Given information:

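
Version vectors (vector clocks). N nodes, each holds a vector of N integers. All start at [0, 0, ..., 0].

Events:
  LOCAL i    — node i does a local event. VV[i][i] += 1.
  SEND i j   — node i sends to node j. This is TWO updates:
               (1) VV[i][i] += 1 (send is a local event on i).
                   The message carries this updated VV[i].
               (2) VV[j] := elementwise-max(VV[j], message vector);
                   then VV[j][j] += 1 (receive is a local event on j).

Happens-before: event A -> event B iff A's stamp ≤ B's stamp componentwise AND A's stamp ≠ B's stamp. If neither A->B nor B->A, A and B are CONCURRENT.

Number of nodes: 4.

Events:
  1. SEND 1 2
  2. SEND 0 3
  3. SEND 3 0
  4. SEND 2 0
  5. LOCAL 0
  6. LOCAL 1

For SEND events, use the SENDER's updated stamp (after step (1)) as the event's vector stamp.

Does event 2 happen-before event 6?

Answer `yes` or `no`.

Initial: VV[0]=[0, 0, 0, 0]
Initial: VV[1]=[0, 0, 0, 0]
Initial: VV[2]=[0, 0, 0, 0]
Initial: VV[3]=[0, 0, 0, 0]
Event 1: SEND 1->2: VV[1][1]++ -> VV[1]=[0, 1, 0, 0], msg_vec=[0, 1, 0, 0]; VV[2]=max(VV[2],msg_vec) then VV[2][2]++ -> VV[2]=[0, 1, 1, 0]
Event 2: SEND 0->3: VV[0][0]++ -> VV[0]=[1, 0, 0, 0], msg_vec=[1, 0, 0, 0]; VV[3]=max(VV[3],msg_vec) then VV[3][3]++ -> VV[3]=[1, 0, 0, 1]
Event 3: SEND 3->0: VV[3][3]++ -> VV[3]=[1, 0, 0, 2], msg_vec=[1, 0, 0, 2]; VV[0]=max(VV[0],msg_vec) then VV[0][0]++ -> VV[0]=[2, 0, 0, 2]
Event 4: SEND 2->0: VV[2][2]++ -> VV[2]=[0, 1, 2, 0], msg_vec=[0, 1, 2, 0]; VV[0]=max(VV[0],msg_vec) then VV[0][0]++ -> VV[0]=[3, 1, 2, 2]
Event 5: LOCAL 0: VV[0][0]++ -> VV[0]=[4, 1, 2, 2]
Event 6: LOCAL 1: VV[1][1]++ -> VV[1]=[0, 2, 0, 0]
Event 2 stamp: [1, 0, 0, 0]
Event 6 stamp: [0, 2, 0, 0]
[1, 0, 0, 0] <= [0, 2, 0, 0]? False. Equal? False. Happens-before: False

Answer: no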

Prompt:
Line count for the word "vector": work out how many lines of the data above include it, and reply with that number alone.

Response below:
3